◆ Collected data:
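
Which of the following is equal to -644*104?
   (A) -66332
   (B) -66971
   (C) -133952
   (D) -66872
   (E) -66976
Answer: E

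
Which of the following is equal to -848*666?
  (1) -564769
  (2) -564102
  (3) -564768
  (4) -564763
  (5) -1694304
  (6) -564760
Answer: 3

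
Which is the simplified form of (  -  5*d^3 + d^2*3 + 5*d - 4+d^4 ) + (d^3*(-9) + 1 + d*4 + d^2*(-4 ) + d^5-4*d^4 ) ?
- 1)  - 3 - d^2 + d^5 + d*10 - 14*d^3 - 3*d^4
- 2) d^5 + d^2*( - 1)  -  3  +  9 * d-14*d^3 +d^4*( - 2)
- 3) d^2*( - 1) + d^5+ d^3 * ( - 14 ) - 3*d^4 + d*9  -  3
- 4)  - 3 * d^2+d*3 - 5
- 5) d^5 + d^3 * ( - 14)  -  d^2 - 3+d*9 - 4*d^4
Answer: 3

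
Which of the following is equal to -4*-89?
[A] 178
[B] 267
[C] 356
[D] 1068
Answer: C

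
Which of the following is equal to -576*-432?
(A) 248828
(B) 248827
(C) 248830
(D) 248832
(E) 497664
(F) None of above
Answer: D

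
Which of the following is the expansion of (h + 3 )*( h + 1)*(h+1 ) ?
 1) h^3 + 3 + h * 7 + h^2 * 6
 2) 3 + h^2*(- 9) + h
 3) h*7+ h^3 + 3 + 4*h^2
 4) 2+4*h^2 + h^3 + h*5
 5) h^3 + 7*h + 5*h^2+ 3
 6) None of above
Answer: 5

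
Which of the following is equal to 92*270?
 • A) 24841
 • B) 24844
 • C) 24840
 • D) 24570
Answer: C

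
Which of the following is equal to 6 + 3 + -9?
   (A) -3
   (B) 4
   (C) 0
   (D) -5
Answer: C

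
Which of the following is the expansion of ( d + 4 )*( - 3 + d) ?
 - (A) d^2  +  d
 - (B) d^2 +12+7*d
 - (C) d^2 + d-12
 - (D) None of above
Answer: C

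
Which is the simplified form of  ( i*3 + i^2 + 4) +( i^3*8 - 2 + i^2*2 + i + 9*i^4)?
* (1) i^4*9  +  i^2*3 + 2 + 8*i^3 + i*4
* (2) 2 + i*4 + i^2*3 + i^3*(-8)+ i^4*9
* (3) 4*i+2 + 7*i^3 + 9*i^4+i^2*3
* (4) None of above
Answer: 1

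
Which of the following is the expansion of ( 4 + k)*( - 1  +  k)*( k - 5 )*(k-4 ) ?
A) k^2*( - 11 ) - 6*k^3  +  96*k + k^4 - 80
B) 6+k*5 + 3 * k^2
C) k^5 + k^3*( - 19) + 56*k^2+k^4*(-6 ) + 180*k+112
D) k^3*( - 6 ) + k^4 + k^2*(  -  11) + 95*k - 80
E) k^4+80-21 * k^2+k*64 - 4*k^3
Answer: A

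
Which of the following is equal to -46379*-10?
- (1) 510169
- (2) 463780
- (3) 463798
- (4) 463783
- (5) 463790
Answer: 5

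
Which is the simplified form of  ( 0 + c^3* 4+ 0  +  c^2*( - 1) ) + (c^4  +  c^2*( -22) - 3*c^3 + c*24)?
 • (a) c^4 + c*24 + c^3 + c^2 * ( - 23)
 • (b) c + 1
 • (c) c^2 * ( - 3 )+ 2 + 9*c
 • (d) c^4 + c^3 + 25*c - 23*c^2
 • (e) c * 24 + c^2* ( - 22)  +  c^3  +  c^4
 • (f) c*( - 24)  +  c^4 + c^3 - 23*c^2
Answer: a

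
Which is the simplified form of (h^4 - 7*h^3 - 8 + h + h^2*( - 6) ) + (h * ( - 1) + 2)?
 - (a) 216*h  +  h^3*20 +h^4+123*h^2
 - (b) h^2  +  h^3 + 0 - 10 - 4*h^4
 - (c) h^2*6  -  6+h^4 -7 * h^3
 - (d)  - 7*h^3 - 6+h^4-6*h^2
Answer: d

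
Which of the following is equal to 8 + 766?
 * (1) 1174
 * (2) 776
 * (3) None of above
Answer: 3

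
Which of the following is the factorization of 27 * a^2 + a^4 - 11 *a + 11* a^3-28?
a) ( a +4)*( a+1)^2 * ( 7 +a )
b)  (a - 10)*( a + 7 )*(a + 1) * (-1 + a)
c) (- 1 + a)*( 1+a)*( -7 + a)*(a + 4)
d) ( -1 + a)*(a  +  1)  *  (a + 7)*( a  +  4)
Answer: d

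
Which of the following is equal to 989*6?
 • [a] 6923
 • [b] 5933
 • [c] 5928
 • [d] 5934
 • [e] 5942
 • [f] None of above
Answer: d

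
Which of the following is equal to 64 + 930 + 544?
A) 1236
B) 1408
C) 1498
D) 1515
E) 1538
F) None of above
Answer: E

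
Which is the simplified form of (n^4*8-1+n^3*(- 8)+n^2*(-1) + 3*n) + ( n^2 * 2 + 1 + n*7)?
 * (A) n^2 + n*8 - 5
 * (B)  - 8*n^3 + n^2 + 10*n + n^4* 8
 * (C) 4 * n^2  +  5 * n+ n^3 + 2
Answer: B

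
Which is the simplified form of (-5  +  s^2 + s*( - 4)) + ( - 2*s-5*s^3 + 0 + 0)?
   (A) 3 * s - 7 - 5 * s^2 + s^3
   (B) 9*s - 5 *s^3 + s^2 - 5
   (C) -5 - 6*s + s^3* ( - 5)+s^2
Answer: C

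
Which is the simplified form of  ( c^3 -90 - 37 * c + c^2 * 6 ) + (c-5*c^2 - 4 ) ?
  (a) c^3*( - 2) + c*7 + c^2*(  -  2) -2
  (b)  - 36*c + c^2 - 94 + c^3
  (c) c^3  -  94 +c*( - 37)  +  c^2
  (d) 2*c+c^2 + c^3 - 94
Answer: b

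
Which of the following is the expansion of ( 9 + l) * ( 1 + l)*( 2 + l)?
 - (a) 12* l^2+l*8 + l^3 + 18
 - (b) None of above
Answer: b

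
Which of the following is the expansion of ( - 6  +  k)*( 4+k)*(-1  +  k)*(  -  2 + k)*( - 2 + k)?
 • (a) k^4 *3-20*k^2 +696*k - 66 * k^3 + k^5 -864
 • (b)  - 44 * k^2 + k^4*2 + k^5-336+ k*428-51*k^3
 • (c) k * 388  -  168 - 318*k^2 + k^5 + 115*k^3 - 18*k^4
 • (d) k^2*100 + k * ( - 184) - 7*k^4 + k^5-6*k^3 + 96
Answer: d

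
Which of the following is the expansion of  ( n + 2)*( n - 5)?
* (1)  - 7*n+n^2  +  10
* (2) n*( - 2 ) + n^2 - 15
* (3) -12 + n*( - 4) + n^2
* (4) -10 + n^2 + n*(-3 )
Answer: 4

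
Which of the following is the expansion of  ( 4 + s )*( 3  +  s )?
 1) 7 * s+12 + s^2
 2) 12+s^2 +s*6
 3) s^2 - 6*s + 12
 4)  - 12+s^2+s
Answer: 1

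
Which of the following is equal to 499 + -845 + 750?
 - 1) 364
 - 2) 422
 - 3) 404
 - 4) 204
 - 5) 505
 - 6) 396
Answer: 3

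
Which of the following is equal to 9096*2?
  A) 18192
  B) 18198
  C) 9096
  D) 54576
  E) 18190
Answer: A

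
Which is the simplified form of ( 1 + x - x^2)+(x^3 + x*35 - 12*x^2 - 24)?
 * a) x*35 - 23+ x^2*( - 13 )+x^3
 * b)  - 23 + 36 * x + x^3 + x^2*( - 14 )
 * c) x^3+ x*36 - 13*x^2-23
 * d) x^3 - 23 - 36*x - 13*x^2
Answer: c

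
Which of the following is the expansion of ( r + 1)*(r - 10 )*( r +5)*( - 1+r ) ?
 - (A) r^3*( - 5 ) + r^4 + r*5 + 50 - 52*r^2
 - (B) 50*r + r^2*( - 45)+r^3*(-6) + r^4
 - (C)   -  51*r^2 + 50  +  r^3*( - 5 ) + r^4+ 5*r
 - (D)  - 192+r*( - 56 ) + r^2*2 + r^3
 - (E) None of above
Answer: C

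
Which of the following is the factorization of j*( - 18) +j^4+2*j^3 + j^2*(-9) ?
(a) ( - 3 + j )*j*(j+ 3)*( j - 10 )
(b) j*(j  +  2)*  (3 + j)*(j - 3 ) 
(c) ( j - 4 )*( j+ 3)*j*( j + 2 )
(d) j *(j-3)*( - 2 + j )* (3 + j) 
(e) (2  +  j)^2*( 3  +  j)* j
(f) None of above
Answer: b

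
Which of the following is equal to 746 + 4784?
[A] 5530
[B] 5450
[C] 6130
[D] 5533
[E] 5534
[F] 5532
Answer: A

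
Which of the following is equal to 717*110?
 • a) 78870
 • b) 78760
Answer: a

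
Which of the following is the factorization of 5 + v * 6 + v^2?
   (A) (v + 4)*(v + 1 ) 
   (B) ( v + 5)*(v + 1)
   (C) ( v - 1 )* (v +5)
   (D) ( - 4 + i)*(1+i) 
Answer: B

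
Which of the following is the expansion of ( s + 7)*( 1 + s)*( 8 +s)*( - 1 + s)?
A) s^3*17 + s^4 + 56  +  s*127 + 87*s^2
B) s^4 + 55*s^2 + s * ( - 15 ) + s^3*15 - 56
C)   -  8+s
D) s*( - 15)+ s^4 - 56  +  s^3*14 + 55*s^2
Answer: B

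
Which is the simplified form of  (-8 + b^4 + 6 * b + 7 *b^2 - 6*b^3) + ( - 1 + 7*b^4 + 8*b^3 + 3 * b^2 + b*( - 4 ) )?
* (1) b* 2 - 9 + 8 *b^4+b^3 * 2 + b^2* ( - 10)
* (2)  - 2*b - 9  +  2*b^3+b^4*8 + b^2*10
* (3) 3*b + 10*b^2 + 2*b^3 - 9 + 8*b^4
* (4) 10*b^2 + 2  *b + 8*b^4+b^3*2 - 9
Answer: 4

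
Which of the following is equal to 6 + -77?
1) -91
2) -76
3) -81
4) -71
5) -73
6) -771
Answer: 4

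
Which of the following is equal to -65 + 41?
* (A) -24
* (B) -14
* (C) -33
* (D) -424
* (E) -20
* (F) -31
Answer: A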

◆ Assignment: Each line above that contains the string "factorization" should be identified and copied.

◆ Response to the task:
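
Which of the following is the factorization of 27 * a^2 + a^4 - 11 *a + 11* a^3-28?
Which of the following is the factorization of j*( - 18) +j^4+2*j^3 + j^2*(-9) ?
Which of the following is the factorization of 5 + v * 6 + v^2?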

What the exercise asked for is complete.